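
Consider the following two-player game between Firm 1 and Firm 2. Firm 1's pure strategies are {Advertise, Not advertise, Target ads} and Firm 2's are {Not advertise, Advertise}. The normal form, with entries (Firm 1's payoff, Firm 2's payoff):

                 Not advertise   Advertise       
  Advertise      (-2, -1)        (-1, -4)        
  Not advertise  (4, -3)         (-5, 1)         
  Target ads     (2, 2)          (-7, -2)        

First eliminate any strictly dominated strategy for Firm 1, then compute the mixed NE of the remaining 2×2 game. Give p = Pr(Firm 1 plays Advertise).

p = 4/7

Firm 1's strategy Target ads is strictly dominated by Not advertise: 4 > 2 and -5 > -7. Eliminate Target ads.
Firm 1's mix must leave Firm 2 indifferent between Not advertise and Advertise.
  Firm 2's payoff from Not advertise: p·(-1) + (1−p)·(-3) = 2p - 3
  Firm 2's payoff from Advertise: p·(-4) + (1−p)·1 = -5p + 1
  2p - 3 = -5p + 1  ⇒  7p = 4  ⇒  p = 4/7.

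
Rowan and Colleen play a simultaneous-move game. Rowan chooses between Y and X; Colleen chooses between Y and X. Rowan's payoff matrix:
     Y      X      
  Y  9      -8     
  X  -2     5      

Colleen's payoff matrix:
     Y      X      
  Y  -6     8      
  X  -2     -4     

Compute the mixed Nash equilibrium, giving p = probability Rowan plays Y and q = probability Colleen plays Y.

In a mixed equilibrium Colleen is indifferent between Y and X; this condition fixes p.
  Colleen's payoff from Y: p·(-6) + (1−p)·(-2) = -4p - 2
  Colleen's payoff from X: p·8 + (1−p)·(-4) = 12p - 4
  -4p - 2 = 12p - 4  ⇒  -16p = -2  ⇒  p = 1/8.
Colleen's mix must leave Rowan indifferent between Y and X.
  Rowan's expected payoff from Y: q·9 + (1−q)·(-8) = 17q - 8
  Rowan's expected payoff from X: q·(-2) + (1−q)·5 = -7q + 5
  17q - 8 = -7q + 5  ⇒  24q = 13  ⇒  q = 13/24.

p = 1/8, q = 13/24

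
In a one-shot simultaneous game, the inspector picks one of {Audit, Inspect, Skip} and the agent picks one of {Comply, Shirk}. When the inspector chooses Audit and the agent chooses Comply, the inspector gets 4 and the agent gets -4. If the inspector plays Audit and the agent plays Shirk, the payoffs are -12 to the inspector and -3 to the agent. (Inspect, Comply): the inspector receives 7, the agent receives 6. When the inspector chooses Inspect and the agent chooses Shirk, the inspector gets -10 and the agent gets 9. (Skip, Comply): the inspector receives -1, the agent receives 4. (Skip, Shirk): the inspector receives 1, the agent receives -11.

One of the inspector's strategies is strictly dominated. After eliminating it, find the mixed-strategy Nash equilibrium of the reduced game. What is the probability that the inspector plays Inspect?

p = 5/6

The inspector's strategy Audit is strictly dominated by Inspect: 7 > 4 and -10 > -12. Eliminate Audit.
In a mixed equilibrium the agent is indifferent between Comply and Shirk; this condition fixes p.
  the agent's expected payoff from Comply: p·6 + (1−p)·4 = 2p + 4
  the agent's expected payoff from Shirk: p·9 + (1−p)·(-11) = 20p - 11
  2p + 4 = 20p - 11  ⇒  -18p = -15  ⇒  p = 5/6.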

####

ACTIVITY
Say how many lines contain "simultaneous" in the material above; the number is the whole answer.

YOUR RESPONSE
2